WHAT YOU NEED TO DO. In the entries that follow, how many lines contain the word "holds"? Answer with the number only.

TASK DATA.
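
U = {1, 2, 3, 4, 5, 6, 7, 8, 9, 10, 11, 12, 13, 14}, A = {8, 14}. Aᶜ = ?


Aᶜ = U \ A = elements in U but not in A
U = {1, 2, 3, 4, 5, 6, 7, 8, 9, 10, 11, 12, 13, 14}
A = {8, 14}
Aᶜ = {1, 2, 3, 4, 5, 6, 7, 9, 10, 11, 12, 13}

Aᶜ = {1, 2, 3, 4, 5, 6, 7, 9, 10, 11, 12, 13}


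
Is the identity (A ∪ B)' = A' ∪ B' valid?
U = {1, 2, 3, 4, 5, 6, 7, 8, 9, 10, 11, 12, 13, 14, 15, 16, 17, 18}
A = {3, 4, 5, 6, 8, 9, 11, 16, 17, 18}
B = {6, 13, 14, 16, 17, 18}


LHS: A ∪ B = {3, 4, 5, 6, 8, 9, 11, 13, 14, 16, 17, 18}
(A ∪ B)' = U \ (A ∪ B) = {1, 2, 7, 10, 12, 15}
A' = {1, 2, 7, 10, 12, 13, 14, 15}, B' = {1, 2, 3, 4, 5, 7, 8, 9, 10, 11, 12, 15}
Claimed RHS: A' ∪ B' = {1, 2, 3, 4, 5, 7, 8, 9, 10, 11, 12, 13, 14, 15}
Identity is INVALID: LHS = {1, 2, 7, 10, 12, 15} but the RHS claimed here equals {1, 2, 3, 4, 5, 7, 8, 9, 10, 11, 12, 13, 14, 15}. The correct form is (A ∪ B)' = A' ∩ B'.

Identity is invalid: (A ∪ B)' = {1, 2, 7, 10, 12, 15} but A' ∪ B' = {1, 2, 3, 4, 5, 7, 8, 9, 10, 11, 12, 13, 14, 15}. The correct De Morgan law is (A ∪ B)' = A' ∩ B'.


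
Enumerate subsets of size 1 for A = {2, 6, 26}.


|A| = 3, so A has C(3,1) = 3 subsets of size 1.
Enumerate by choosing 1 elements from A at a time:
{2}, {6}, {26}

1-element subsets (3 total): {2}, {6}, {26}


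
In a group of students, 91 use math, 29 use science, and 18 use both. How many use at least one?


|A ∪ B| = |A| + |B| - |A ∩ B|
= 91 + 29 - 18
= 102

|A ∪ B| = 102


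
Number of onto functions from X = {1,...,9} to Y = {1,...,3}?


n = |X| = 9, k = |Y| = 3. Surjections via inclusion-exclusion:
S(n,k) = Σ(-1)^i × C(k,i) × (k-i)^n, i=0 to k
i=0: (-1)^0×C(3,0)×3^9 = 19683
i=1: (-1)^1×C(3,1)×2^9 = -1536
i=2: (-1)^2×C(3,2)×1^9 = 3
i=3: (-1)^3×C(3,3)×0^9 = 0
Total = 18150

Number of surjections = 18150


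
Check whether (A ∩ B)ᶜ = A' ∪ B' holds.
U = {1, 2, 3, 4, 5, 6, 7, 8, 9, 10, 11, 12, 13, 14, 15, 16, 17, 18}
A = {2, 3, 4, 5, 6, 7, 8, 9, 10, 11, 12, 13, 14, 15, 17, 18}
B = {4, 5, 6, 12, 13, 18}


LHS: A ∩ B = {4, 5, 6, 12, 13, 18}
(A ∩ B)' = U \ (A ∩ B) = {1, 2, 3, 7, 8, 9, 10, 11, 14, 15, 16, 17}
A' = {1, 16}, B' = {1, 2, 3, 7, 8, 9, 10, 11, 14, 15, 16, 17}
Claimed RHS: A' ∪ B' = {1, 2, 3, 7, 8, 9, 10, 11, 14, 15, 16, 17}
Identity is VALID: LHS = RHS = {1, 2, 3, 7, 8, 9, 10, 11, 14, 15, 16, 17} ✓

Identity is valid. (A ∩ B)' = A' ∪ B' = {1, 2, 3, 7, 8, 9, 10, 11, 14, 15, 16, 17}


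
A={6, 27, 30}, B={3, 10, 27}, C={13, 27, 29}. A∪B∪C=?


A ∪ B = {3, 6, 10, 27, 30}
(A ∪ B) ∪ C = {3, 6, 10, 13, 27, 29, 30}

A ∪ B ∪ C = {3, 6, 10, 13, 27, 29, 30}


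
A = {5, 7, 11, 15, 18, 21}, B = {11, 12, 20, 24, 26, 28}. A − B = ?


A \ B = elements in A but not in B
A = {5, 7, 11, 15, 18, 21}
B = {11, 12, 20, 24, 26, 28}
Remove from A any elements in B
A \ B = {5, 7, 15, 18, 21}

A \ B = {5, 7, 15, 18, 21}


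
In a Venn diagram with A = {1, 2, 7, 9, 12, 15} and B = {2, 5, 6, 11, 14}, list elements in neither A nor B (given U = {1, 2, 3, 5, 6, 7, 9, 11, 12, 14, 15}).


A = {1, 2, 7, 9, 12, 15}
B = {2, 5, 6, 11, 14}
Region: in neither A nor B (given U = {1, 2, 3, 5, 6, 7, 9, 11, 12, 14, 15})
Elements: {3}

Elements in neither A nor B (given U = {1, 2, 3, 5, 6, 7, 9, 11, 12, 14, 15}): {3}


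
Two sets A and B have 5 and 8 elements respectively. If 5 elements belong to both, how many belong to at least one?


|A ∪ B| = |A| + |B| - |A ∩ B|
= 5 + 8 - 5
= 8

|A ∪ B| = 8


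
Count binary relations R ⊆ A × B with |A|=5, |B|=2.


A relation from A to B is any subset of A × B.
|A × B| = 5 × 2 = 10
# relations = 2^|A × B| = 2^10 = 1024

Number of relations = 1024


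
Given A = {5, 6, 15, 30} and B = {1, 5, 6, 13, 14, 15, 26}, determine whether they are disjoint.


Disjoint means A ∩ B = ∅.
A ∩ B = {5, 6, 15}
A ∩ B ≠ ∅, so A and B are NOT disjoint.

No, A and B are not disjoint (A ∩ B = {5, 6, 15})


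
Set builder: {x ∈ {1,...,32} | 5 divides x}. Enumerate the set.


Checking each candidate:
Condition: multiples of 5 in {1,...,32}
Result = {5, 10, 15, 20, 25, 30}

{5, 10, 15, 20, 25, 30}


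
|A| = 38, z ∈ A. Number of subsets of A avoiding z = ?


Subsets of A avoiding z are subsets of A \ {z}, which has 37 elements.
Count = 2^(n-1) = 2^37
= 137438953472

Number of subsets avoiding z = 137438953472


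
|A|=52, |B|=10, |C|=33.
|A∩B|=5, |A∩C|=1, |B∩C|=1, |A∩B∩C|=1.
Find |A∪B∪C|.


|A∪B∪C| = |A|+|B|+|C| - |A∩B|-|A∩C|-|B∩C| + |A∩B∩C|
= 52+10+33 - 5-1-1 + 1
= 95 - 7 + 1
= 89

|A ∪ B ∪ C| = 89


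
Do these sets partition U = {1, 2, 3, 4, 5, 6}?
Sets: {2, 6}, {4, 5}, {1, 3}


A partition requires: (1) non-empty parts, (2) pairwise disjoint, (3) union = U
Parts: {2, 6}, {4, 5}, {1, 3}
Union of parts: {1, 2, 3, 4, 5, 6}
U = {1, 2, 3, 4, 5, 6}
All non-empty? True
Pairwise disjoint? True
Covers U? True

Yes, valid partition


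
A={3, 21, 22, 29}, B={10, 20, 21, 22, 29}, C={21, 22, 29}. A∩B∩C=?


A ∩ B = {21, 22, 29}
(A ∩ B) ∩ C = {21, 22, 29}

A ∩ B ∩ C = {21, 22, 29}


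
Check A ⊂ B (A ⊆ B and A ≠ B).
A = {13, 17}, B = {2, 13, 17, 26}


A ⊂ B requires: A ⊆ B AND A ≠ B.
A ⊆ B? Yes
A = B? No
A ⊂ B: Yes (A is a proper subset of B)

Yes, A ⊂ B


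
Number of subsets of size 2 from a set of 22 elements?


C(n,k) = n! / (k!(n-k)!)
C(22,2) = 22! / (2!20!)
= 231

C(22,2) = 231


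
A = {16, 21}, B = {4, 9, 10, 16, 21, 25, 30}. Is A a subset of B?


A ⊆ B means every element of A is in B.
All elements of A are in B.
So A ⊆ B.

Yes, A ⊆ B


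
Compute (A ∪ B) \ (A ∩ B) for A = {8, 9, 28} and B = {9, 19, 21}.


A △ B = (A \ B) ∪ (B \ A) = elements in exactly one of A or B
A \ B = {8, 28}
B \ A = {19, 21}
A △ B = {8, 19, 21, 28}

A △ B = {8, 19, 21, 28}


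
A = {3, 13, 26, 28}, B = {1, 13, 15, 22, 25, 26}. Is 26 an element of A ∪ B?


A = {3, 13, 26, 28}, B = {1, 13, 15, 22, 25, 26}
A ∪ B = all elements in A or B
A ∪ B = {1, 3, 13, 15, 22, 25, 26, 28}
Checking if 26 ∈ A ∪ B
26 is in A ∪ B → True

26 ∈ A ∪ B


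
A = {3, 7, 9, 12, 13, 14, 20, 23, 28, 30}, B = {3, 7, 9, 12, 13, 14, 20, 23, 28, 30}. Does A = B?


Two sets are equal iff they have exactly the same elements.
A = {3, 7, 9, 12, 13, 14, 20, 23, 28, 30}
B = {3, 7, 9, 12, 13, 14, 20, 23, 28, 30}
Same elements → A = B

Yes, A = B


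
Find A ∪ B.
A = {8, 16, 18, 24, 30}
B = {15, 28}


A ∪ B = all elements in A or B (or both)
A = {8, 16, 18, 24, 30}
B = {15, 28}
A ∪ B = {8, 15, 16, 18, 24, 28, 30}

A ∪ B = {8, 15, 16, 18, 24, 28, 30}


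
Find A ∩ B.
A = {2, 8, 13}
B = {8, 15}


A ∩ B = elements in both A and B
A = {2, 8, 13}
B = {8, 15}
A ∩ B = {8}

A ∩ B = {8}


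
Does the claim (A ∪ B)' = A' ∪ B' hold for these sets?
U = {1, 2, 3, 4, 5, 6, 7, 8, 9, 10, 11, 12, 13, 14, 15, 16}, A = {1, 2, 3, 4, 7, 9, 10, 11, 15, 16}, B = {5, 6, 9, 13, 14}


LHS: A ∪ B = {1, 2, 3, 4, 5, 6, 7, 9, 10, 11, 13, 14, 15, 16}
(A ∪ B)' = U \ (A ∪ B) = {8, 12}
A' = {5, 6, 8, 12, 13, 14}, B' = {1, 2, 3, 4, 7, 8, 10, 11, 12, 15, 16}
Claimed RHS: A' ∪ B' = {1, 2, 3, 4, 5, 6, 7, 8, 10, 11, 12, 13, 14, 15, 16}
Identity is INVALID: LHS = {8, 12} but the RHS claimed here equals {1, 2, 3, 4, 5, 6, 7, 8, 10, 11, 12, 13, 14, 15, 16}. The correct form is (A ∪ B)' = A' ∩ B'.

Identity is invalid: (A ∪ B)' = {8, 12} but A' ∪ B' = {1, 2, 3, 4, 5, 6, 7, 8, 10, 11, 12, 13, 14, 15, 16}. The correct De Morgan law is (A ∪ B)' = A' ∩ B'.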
* * *
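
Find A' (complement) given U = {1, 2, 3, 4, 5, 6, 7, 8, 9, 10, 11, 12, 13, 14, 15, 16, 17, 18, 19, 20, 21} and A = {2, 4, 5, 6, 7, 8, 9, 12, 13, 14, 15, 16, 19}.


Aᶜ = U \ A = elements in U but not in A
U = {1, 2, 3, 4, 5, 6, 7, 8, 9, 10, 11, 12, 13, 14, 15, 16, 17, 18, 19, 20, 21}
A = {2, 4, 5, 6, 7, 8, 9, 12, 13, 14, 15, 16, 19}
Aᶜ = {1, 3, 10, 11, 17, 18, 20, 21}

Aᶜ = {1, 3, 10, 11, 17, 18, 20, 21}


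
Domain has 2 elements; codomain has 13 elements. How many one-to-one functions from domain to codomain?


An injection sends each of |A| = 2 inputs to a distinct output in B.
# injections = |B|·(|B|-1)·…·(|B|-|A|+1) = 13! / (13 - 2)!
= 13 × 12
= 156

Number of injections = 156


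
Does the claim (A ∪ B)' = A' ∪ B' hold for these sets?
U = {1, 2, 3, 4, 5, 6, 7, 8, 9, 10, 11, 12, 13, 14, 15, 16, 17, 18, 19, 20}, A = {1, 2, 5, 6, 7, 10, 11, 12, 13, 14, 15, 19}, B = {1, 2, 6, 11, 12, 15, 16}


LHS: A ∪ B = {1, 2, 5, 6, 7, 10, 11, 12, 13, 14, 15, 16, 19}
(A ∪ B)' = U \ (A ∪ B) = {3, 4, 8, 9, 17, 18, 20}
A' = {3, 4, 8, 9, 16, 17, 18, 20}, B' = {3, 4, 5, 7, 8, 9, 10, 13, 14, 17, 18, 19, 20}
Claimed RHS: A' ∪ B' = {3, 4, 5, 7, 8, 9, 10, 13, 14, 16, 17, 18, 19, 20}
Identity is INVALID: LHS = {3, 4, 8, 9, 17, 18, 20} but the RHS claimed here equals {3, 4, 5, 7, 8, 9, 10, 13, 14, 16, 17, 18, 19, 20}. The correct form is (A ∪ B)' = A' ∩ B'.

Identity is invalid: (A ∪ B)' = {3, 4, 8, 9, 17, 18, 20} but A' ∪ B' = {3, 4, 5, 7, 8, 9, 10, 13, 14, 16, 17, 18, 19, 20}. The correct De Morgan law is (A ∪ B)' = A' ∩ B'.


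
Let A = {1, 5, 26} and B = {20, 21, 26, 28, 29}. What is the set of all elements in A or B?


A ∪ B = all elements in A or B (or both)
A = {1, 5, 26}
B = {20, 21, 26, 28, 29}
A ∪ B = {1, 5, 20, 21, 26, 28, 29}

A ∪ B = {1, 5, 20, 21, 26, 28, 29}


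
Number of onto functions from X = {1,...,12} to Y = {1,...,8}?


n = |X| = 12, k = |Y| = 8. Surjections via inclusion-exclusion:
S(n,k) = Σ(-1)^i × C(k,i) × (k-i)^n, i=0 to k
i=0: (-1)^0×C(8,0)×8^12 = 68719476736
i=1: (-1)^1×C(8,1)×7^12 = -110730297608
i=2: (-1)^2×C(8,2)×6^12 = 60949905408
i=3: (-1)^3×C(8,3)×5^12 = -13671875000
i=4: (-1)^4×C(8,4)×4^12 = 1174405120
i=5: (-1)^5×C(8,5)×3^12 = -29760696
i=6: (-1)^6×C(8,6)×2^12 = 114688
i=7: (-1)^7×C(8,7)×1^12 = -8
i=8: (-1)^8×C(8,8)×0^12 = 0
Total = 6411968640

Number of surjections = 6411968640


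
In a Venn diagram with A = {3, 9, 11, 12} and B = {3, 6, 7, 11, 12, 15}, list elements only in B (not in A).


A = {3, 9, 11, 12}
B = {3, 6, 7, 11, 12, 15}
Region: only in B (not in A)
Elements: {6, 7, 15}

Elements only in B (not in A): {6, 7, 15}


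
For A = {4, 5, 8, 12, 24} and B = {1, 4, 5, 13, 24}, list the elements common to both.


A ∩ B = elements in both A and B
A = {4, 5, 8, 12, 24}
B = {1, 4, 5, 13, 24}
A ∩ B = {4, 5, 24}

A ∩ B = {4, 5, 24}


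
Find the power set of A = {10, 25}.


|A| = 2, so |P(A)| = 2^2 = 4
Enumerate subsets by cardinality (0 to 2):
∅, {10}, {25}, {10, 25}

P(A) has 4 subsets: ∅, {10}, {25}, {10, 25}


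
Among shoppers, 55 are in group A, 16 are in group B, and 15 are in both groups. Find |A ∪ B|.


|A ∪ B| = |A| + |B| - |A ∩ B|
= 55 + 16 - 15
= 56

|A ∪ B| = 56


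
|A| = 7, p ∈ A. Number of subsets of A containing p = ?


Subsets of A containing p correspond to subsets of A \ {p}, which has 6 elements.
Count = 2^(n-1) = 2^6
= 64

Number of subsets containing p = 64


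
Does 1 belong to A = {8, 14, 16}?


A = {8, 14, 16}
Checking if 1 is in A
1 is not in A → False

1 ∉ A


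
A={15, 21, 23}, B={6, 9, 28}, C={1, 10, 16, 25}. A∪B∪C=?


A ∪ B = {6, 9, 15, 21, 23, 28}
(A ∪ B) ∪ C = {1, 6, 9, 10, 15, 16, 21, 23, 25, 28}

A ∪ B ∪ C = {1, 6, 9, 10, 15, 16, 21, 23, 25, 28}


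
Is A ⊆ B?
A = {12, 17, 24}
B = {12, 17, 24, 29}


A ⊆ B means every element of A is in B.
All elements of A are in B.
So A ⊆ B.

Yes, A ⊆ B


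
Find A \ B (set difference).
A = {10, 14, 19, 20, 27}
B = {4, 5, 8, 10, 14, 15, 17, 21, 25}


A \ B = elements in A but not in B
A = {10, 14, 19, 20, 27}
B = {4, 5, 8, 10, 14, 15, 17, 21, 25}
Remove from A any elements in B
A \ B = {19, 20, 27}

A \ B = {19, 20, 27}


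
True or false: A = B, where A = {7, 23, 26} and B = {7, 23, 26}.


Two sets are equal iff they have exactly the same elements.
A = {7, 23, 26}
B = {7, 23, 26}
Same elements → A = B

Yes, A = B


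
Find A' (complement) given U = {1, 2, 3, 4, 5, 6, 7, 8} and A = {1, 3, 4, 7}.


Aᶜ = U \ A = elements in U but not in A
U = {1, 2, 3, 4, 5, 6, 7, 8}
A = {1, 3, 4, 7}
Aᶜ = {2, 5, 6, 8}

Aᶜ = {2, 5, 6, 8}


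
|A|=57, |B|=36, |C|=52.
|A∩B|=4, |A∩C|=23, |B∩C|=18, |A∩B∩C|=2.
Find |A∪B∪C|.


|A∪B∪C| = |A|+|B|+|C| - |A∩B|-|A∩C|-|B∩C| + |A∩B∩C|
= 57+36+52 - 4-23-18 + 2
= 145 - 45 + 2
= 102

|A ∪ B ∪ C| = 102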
--
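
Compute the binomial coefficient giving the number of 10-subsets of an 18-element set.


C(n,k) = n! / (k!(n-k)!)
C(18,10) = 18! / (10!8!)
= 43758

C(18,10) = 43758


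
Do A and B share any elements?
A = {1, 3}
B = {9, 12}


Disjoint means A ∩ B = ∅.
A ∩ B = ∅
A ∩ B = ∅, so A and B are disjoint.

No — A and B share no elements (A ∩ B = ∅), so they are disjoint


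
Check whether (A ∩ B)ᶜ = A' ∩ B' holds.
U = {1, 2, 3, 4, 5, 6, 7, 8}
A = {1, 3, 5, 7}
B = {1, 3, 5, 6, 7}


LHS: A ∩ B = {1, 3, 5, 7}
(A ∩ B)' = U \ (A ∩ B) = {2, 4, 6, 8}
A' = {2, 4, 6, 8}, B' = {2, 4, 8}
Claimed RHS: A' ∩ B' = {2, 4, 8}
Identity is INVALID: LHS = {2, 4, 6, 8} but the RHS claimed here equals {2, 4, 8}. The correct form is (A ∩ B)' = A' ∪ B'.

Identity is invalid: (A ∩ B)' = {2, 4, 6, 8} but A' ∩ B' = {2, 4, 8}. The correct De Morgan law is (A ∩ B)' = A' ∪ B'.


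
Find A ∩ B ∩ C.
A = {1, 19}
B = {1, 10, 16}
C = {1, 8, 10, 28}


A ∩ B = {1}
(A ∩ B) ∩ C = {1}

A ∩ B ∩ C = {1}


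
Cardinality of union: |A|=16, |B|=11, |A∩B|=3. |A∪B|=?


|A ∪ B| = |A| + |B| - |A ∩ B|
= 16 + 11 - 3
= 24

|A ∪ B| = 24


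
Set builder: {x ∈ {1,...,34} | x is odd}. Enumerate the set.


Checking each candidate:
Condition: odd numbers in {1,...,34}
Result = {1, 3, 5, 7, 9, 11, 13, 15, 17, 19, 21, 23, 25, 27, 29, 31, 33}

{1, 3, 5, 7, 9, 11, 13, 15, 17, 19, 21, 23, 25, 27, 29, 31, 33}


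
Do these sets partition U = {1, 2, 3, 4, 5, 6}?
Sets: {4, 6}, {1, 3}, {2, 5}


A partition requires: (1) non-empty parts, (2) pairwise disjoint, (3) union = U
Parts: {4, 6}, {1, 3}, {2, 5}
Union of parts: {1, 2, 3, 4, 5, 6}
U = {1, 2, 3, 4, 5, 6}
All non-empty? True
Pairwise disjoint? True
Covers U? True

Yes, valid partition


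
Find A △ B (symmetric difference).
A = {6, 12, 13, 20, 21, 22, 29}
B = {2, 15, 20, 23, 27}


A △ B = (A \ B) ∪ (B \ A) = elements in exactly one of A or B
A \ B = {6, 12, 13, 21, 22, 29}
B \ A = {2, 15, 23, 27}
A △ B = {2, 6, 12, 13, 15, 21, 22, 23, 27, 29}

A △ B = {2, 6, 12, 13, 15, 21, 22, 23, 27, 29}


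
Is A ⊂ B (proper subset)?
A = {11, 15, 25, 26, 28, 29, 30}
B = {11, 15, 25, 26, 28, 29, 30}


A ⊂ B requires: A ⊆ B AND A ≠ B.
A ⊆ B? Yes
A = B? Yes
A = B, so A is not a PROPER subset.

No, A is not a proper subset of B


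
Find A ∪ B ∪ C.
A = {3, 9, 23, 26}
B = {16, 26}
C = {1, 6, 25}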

EXERCISE SOLUTION. 2